Saved entries:

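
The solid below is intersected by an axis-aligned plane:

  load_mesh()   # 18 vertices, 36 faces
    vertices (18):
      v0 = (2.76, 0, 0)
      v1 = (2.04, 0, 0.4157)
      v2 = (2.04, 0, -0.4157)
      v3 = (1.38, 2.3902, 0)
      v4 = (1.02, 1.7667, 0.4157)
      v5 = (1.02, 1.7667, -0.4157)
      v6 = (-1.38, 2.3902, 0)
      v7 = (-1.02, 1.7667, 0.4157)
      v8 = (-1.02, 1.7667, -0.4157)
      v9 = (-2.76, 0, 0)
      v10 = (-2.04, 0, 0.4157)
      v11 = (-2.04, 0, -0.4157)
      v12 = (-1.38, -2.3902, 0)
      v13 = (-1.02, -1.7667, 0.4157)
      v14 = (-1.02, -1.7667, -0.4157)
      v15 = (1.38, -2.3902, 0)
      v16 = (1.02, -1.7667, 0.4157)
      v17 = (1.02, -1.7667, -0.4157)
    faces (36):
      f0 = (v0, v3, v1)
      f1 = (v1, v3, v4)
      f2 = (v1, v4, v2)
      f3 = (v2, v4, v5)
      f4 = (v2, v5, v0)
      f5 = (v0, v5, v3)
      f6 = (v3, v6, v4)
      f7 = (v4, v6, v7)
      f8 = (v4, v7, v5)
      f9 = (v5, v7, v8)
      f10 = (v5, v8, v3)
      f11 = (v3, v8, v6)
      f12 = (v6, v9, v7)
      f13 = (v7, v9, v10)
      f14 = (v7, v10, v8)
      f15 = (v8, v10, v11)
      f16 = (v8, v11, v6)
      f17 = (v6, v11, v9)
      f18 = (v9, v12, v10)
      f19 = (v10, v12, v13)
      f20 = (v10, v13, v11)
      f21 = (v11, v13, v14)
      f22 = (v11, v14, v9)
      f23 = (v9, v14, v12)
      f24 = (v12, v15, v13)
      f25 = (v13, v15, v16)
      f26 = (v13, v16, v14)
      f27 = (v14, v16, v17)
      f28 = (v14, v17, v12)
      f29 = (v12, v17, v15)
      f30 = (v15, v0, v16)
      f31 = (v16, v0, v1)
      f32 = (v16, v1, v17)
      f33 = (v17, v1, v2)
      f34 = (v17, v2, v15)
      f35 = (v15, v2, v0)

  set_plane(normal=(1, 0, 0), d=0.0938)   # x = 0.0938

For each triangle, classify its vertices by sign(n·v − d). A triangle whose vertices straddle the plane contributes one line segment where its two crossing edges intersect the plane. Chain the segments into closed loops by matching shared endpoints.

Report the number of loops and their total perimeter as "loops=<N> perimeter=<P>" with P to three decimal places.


loops=2 perimeter=4.660

Straddling triangles (12 of 36):
  (v3,v6,v4) [+-+] → (0.0938, 2.3902, 0)–(0.0938, 2.00732, 0.255274)  len=0.4602
  (v4,v6,v7) [+--] → (0.0938, 2.00732, 0.255274)–(0.0938, 1.7667, 0.4157)  len=0.2892
  (v4,v7,v5) [+-+] → (0.0938, 1.7667, 0.4157)–(0.0938, 1.7667, -0.0382281)  len=0.4539
  (v5,v7,v8) [+--] → (0.0938, 1.7667, -0.0382281)–(0.0938, 1.7667, -0.4157)  len=0.3775
  (v5,v8,v3) [+-+] → (0.0938, 1.7667, -0.4157)–(0.0938, 2.05606, -0.222781)  len=0.3478
  (v3,v8,v6) [+--] → (0.0938, 2.05606, -0.222781)–(0.0938, 2.3902, 0)  len=0.4016
  (v12,v15,v13) [-+-] → (0.0938, -2.3902, 0)–(0.0938, -2.05606, 0.222781)  len=0.4016
  (v13,v15,v16) [-++] → (0.0938, -2.05606, 0.222781)–(0.0938, -1.7667, 0.4157)  len=0.3478
  (v13,v16,v14) [-+-] → (0.0938, -1.7667, 0.4157)–(0.0938, -1.7667, 0.0382281)  len=0.3775
  (v14,v16,v17) [-++] → (0.0938, -1.7667, 0.0382281)–(0.0938, -1.7667, -0.4157)  len=0.4539
  (v14,v17,v12) [-+-] → (0.0938, -1.7667, -0.4157)–(0.0938, -2.00732, -0.255274)  len=0.2892
  (v12,v17,v15) [-++] → (0.0938, -2.00732, -0.255274)–(0.0938, -2.3902, 0)  len=0.4602

Chained into 2 loop(s):
  loop 1: 6 segments, perimeter = 2.3301
  loop 2: 6 segments, perimeter = 2.3301
Total perimeter = 4.660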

> [Problem description]: Would you be able to transcribe every line of the data exactly?

> [Expected output]:
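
The solid below is intersected by an axis-aligned plane:

  load_mesh()   # 18 vertices, 36 faces
    vertices (18):
      v0 = (2.76, 0, 0)
      v1 = (2.04, 0, 0.4157)
      v2 = (2.04, 0, -0.4157)
      v3 = (1.38, 2.3902, 0)
      v4 = (1.02, 1.7667, 0.4157)
      v5 = (1.02, 1.7667, -0.4157)
      v6 = (-1.38, 2.3902, 0)
      v7 = (-1.02, 1.7667, 0.4157)
      v8 = (-1.02, 1.7667, -0.4157)
      v9 = (-2.76, 0, 0)
      v10 = (-2.04, 0, 0.4157)
      v11 = (-2.04, 0, -0.4157)
      v12 = (-1.38, -2.3902, 0)
      v13 = (-1.02, -1.7667, 0.4157)
      v14 = (-1.02, -1.7667, -0.4157)
      v15 = (1.38, -2.3902, 0)
      v16 = (1.02, -1.7667, 0.4157)
      v17 = (1.02, -1.7667, -0.4157)
    faces (36):
      f0 = (v0, v3, v1)
      f1 = (v1, v3, v4)
      f2 = (v1, v4, v2)
      f3 = (v2, v4, v5)
      f4 = (v2, v5, v0)
      f5 = (v0, v5, v3)
      f6 = (v3, v6, v4)
      f7 = (v4, v6, v7)
      f8 = (v4, v7, v5)
      f9 = (v5, v7, v8)
      f10 = (v5, v8, v3)
      f11 = (v3, v8, v6)
      f12 = (v6, v9, v7)
      f13 = (v7, v9, v10)
      f14 = (v7, v10, v8)
      f15 = (v8, v10, v11)
      f16 = (v8, v11, v6)
      f17 = (v6, v11, v9)
      f18 = (v9, v12, v10)
      f19 = (v10, v12, v13)
      f20 = (v10, v13, v11)
      f21 = (v11, v13, v14)
      f22 = (v11, v14, v9)
      f23 = (v9, v14, v12)
      f24 = (v12, v15, v13)
      f25 = (v13, v15, v16)
      f26 = (v13, v16, v14)
      f27 = (v14, v16, v17)
      f28 = (v14, v17, v12)
      f29 = (v12, v17, v15)
      f30 = (v15, v0, v16)
      f31 = (v16, v0, v1)
      f32 = (v16, v1, v17)
      f33 = (v17, v1, v2)
      f34 = (v17, v2, v15)
      f35 = (v15, v2, v0)

  set_plane(normal=(1, 0, 0), d=0.0938)   # x = 0.0938

For each triangle, classify its vertices by sign(n·v − d). A triangle whose vertices straddle the plane contributes one line segment where its two crossing edges intersect the plane. Chain the segments into closed loops by matching shared endpoints.

Report the number of loops and their total perimeter as "loops=<N> perimeter=<P>" with P to three decimal places.


loops=2 perimeter=4.660

Straddling triangles (12 of 36):
  (v3,v6,v4) [+-+] → (0.0938, 2.3902, 0)–(0.0938, 2.00732, 0.255274)  len=0.4602
  (v4,v6,v7) [+--] → (0.0938, 2.00732, 0.255274)–(0.0938, 1.7667, 0.4157)  len=0.2892
  (v4,v7,v5) [+-+] → (0.0938, 1.7667, 0.4157)–(0.0938, 1.7667, -0.0382281)  len=0.4539
  (v5,v7,v8) [+--] → (0.0938, 1.7667, -0.0382281)–(0.0938, 1.7667, -0.4157)  len=0.3775
  (v5,v8,v3) [+-+] → (0.0938, 1.7667, -0.4157)–(0.0938, 2.05606, -0.222781)  len=0.3478
  (v3,v8,v6) [+--] → (0.0938, 2.05606, -0.222781)–(0.0938, 2.3902, 0)  len=0.4016
  (v12,v15,v13) [-+-] → (0.0938, -2.3902, 0)–(0.0938, -2.05606, 0.222781)  len=0.4016
  (v13,v15,v16) [-++] → (0.0938, -2.05606, 0.222781)–(0.0938, -1.7667, 0.4157)  len=0.3478
  (v13,v16,v14) [-+-] → (0.0938, -1.7667, 0.4157)–(0.0938, -1.7667, 0.0382281)  len=0.3775
  (v14,v16,v17) [-++] → (0.0938, -1.7667, 0.0382281)–(0.0938, -1.7667, -0.4157)  len=0.4539
  (v14,v17,v12) [-+-] → (0.0938, -1.7667, -0.4157)–(0.0938, -2.00732, -0.255274)  len=0.2892
  (v12,v17,v15) [-++] → (0.0938, -2.00732, -0.255274)–(0.0938, -2.3902, 0)  len=0.4602

Chained into 2 loop(s):
  loop 1: 6 segments, perimeter = 2.3301
  loop 2: 6 segments, perimeter = 2.3301
Total perimeter = 4.660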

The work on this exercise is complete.